Exercise objective:
The output must be the data, printed exactly as written.
§ §
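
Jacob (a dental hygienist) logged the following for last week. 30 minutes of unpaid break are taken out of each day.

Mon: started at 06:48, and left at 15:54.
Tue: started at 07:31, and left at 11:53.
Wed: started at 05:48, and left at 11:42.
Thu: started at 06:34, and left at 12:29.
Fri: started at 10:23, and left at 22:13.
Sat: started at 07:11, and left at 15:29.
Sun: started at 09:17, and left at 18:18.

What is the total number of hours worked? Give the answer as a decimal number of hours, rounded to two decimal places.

50.93 hours

Mon: 06:48–15:54 = 9 h 6 min; less 30 min break → 8 h 36 min
Tue: 07:31–11:53 = 4 h 22 min; less 30 min break → 3 h 52 min
Wed: 05:48–11:42 = 5 h 54 min; less 30 min break → 5 h 24 min
Thu: 06:34–12:29 = 5 h 55 min; less 30 min break → 5 h 25 min
Fri: 10:23–22:13 = 11 h 50 min; less 30 min break → 11 h 20 min
Sat: 07:11–15:29 = 8 h 18 min; less 30 min break → 7 h 48 min
Sun: 09:17–18:18 = 9 h 1 min; less 30 min break → 8 h 31 min
Total: 8 h 36 min + 3 h 52 min + 5 h 24 min + 5 h 25 min + 11 h 20 min + 7 h 48 min + 8 h 31 min = 50 h 56 min.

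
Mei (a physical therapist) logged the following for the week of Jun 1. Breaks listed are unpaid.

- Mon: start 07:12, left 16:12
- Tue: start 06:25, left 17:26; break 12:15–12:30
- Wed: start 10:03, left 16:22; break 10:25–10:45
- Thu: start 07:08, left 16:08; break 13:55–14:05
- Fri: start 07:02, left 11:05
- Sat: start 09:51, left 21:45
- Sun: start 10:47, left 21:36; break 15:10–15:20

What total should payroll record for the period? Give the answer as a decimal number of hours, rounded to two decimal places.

61.18 hours

Mon: 07:12–16:12 = 9 h 0 min
Tue: 06:25–17:26 = 11 h 1 min; less 15 min break → 10 h 46 min
Wed: 10:03–16:22 = 6 h 19 min; less 20 min break → 5 h 59 min
Thu: 07:08–16:08 = 9 h 0 min; less 10 min break → 8 h 50 min
Fri: 07:02–11:05 = 4 h 3 min
Sat: 09:51–21:45 = 11 h 54 min
Sun: 10:47–21:36 = 10 h 49 min; less 10 min break → 10 h 39 min
Total: 9 h 0 min + 10 h 46 min + 5 h 59 min + 8 h 50 min + 4 h 3 min + 11 h 54 min + 10 h 39 min = 61 h 11 min.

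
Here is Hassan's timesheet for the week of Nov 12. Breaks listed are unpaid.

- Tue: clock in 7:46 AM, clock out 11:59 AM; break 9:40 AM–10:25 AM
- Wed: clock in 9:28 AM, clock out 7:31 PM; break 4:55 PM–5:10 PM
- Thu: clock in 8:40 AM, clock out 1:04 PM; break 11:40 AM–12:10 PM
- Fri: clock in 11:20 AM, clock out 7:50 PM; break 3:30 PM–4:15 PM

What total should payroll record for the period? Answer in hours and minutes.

Tue: 7:46 AM–11:59 AM = 4 h 13 min; less 45 min break → 3 h 28 min
Wed: 9:28 AM–7:31 PM = 10 h 3 min; less 15 min break → 9 h 48 min
Thu: 8:40 AM–1:04 PM = 4 h 24 min; less 30 min break → 3 h 54 min
Fri: 11:20 AM–7:50 PM = 8 h 30 min; less 45 min break → 7 h 45 min
Total: 3 h 28 min + 9 h 48 min + 3 h 54 min + 7 h 45 min = 24 h 55 min.

24 h 55 min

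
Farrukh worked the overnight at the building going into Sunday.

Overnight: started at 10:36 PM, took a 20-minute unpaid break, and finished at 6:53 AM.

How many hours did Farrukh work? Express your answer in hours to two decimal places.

7.95 hours

Overnight: 10:36 PM → midnight = 1 h 24 min; midnight → 6:53 AM = 6 h 53 min; span 8 h 17 min; less 20 min break → 7 h 57 min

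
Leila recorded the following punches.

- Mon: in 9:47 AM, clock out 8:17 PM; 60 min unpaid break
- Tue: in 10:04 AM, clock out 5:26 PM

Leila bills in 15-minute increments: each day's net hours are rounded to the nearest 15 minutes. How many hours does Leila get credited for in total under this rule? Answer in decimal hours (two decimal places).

16.75 hours

Mon: 9:47 AM–8:17 PM = 10 h 30 min − 60 min = 9 h 30 min → rounds to 9 h 30 min
Tue: 10:04 AM–5:26 PM = 7 h 22 min → rounds to 7 h 15 min
Total credited: 16 h 45 min.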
§ §
Exercise output:
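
Jacob (a dental hygienist) logged the following for last week. 30 minutes of unpaid break are taken out of each day.

Mon: started at 06:48, and left at 15:54.
Tue: started at 07:31, and left at 11:53.
Wed: started at 05:48, and left at 11:42.
Thu: started at 06:34, and left at 12:29.
Fri: started at 10:23, and left at 22:13.
Sat: started at 07:11, and left at 15:29.
Sun: started at 09:17, and left at 18:18.

What is the total number of hours worked? Give the answer as a decimal number of hours, rounded to two decimal places.

50.93 hours

Mon: 06:48–15:54 = 9 h 6 min; less 30 min break → 8 h 36 min
Tue: 07:31–11:53 = 4 h 22 min; less 30 min break → 3 h 52 min
Wed: 05:48–11:42 = 5 h 54 min; less 30 min break → 5 h 24 min
Thu: 06:34–12:29 = 5 h 55 min; less 30 min break → 5 h 25 min
Fri: 10:23–22:13 = 11 h 50 min; less 30 min break → 11 h 20 min
Sat: 07:11–15:29 = 8 h 18 min; less 30 min break → 7 h 48 min
Sun: 09:17–18:18 = 9 h 1 min; less 30 min break → 8 h 31 min
Total: 8 h 36 min + 3 h 52 min + 5 h 24 min + 5 h 25 min + 11 h 20 min + 7 h 48 min + 8 h 31 min = 50 h 56 min.

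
Mei (a physical therapist) logged the following for the week of Jun 1. Breaks listed are unpaid.

- Mon: start 07:12, left 16:12
- Tue: start 06:25, left 17:26; break 12:15–12:30
- Wed: start 10:03, left 16:22; break 10:25–10:45
- Thu: start 07:08, left 16:08; break 13:55–14:05
- Fri: start 07:02, left 11:05
- Sat: start 09:51, left 21:45
- Sun: start 10:47, left 21:36; break 15:10–15:20

What total should payroll record for the period? Give the answer as a decimal number of hours, rounded to two decimal places.

61.18 hours

Mon: 07:12–16:12 = 9 h 0 min
Tue: 06:25–17:26 = 11 h 1 min; less 15 min break → 10 h 46 min
Wed: 10:03–16:22 = 6 h 19 min; less 20 min break → 5 h 59 min
Thu: 07:08–16:08 = 9 h 0 min; less 10 min break → 8 h 50 min
Fri: 07:02–11:05 = 4 h 3 min
Sat: 09:51–21:45 = 11 h 54 min
Sun: 10:47–21:36 = 10 h 49 min; less 10 min break → 10 h 39 min
Total: 9 h 0 min + 10 h 46 min + 5 h 59 min + 8 h 50 min + 4 h 3 min + 11 h 54 min + 10 h 39 min = 61 h 11 min.

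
Here is Hassan's timesheet for the week of Nov 12. Breaks listed are unpaid.

- Tue: clock in 7:46 AM, clock out 11:59 AM; break 9:40 AM–10:25 AM
- Wed: clock in 9:28 AM, clock out 7:31 PM; break 4:55 PM–5:10 PM
- Thu: clock in 8:40 AM, clock out 1:04 PM; break 11:40 AM–12:10 PM
- Fri: clock in 11:20 AM, clock out 7:50 PM; break 3:30 PM–4:15 PM

What total should payroll record for the period? Answer in hours and minutes.

Tue: 7:46 AM–11:59 AM = 4 h 13 min; less 45 min break → 3 h 28 min
Wed: 9:28 AM–7:31 PM = 10 h 3 min; less 15 min break → 9 h 48 min
Thu: 8:40 AM–1:04 PM = 4 h 24 min; less 30 min break → 3 h 54 min
Fri: 11:20 AM–7:50 PM = 8 h 30 min; less 45 min break → 7 h 45 min
Total: 3 h 28 min + 9 h 48 min + 3 h 54 min + 7 h 45 min = 24 h 55 min.

24 h 55 min

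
Farrukh worked the overnight at the building going into Sunday.

Overnight: started at 10:36 PM, took a 20-minute unpaid break, and finished at 6:53 AM.

How many hours did Farrukh work? Express your answer in hours to two decimal places.

7.95 hours

Overnight: 10:36 PM → midnight = 1 h 24 min; midnight → 6:53 AM = 6 h 53 min; span 8 h 17 min; less 20 min break → 7 h 57 min

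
Leila recorded the following punches.

- Mon: in 9:47 AM, clock out 8:17 PM; 60 min unpaid break
- Tue: in 10:04 AM, clock out 5:26 PM

Leila bills in 15-minute increments: each day's net hours are rounded to the nearest 15 minutes. How many hours does Leila get credited for in total under this rule? Answer in decimal hours (two decimal places).

16.75 hours

Mon: 9:47 AM–8:17 PM = 10 h 30 min − 60 min = 9 h 30 min → rounds to 9 h 30 min
Tue: 10:04 AM–5:26 PM = 7 h 22 min → rounds to 7 h 15 min
Total credited: 16 h 45 min.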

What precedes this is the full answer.